Take the entries below and retype them exactly.

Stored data
......

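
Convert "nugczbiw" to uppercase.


Input string: 'nugczbiw'
Operation: convert each letter to uppercase
Mapping: 'n'->'N', 'u'->'U', 'g'->'G', 'c'->'C', 'z'->'Z', 'b'->'B', 'i'->'I', 'w'->'W'
Result: NUGCZBIW


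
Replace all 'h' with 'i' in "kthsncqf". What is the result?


Input string: 'kthsncqf'
Operation: replace 'h' with 'i'
Positions of 'h': 2
After replacement: ktisncqf


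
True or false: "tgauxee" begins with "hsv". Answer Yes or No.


Input string: 'tgauxee'
Prefix to check: 'hsv'
First 3 characters of input: 'tga'
Match: False
Result: No


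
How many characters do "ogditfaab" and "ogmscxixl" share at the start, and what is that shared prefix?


String 1: 'ogditfaab'
String 2: 'ogmscxixl'
Compare position by position:
pos 0: 'o' vs 'o' match
pos 1: 'g' vs 'g' match
pos 2: 'd' vs 'm' differ -> stop
Longest common prefix: "og" (length 2)


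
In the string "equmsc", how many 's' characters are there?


Input string: 'equmsc'
Target character: 's'
Scan each position: s[4]='s'
Matches found at indices: 4
Total: 1


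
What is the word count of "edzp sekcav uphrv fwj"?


Input string: 'edzp sekcav uphrv fwj'
Operation: split by spaces
Words found: 'edzp', 'sekcav', 'uphrv', 'fwj'
Word count: 4


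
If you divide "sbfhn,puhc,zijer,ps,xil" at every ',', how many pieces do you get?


Input string: 'sbfhn,puhc,zijer,ps,xil'
Delimiter: ','
Split result: 'sbfhn', 'puhc', 'zijer', 'ps', 'xil'
Number of parts: 5


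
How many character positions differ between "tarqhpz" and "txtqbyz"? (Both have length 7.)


String 1: 'tarqhpz'
String 2: 'txtqbyz'
Compare each position: pos 0: 't'=='t', pos 1: 'a'!='x', pos 2: 'r'!='t', pos 3: 'q'=='q', pos 4: 'h'!='b', pos 5: 'p'!='y', pos 6: 'z'=='z'
Differing positions: 4
Hamming distance: 4


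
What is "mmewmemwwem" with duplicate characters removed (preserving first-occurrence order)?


Input: 'mmewmemwwem'
Operation: keep first occurrence of each character
Scan: s[0]='m' new -> keep; s[1]='m' seen -> skip; s[2]='e' new -> keep; s[3]='w' new -> keep; s[4]='m' seen -> skip; s[5]='e' seen -> skip; s[6]='m' seen -> skip; s[7]='w' seen -> skip; s[8]='w' seen -> skip; s[9]='e' seen -> skip; s[10]='m' seen -> skip
Result: mew


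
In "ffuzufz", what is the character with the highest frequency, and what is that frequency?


Input: 'ffuzufz'
Operation: tally each character
Counts: 'f':3, 'u':2, 'z':2
Maximum: 'f' appears 3 times


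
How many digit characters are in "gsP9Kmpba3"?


Input string: 'gsP9Kmpba3'
Operation: count digit characters (0-9)
Scan: 'g', 's', 'P', '9'(digit), 'K', 'm', 'p', 'b', 'a', '3'(digit)
Digits found: 2
Result: 2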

......

### Solution for this exercise
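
Convert "nugczbiw" to uppercase.


Input string: 'nugczbiw'
Operation: convert each letter to uppercase
Mapping: 'n'->'N', 'u'->'U', 'g'->'G', 'c'->'C', 'z'->'Z', 'b'->'B', 'i'->'I', 'w'->'W'
Result: NUGCZBIW


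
Replace all 'h' with 'i' in "kthsncqf". What is the result?


Input string: 'kthsncqf'
Operation: replace 'h' with 'i'
Positions of 'h': 2
After replacement: ktisncqf


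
True or false: "tgauxee" begins with "hsv". Answer Yes or No.


Input string: 'tgauxee'
Prefix to check: 'hsv'
First 3 characters of input: 'tga'
Match: False
Result: No


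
How many characters do "ogditfaab" and "ogmscxixl" share at the start, and what is that shared prefix?


String 1: 'ogditfaab'
String 2: 'ogmscxixl'
Compare position by position:
pos 0: 'o' vs 'o' match
pos 1: 'g' vs 'g' match
pos 2: 'd' vs 'm' differ -> stop
Longest common prefix: "og" (length 2)


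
In the string "equmsc", how many 's' characters are there?


Input string: 'equmsc'
Target character: 's'
Scan each position: s[4]='s'
Matches found at indices: 4
Total: 1


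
What is the word count of "edzp sekcav uphrv fwj"?


Input string: 'edzp sekcav uphrv fwj'
Operation: split by spaces
Words found: 'edzp', 'sekcav', 'uphrv', 'fwj'
Word count: 4


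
If you divide "sbfhn,puhc,zijer,ps,xil" at every ',', how many pieces do you get?


Input string: 'sbfhn,puhc,zijer,ps,xil'
Delimiter: ','
Split result: 'sbfhn', 'puhc', 'zijer', 'ps', 'xil'
Number of parts: 5


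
How many character positions differ between "tarqhpz" and "txtqbyz"? (Both have length 7.)


String 1: 'tarqhpz'
String 2: 'txtqbyz'
Compare each position: pos 0: 't'=='t', pos 1: 'a'!='x', pos 2: 'r'!='t', pos 3: 'q'=='q', pos 4: 'h'!='b', pos 5: 'p'!='y', pos 6: 'z'=='z'
Differing positions: 4
Hamming distance: 4


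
What is "mmewmemwwem" with duplicate characters removed (preserving first-occurrence order)?


Input: 'mmewmemwwem'
Operation: keep first occurrence of each character
Scan: s[0]='m' new -> keep; s[1]='m' seen -> skip; s[2]='e' new -> keep; s[3]='w' new -> keep; s[4]='m' seen -> skip; s[5]='e' seen -> skip; s[6]='m' seen -> skip; s[7]='w' seen -> skip; s[8]='w' seen -> skip; s[9]='e' seen -> skip; s[10]='m' seen -> skip
Result: mew


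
In "ffuzufz", what is the character with the highest frequency, and what is that frequency?


Input: 'ffuzufz'
Operation: tally each character
Counts: 'f':3, 'u':2, 'z':2
Maximum: 'f' appears 3 times


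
How many digit characters are in "gsP9Kmpba3"?


Input string: 'gsP9Kmpba3'
Operation: count digit characters (0-9)
Scan: 'g', 's', 'P', '9'(digit), 'K', 'm', 'p', 'b', 'a', '3'(digit)
Digits found: 2
Result: 2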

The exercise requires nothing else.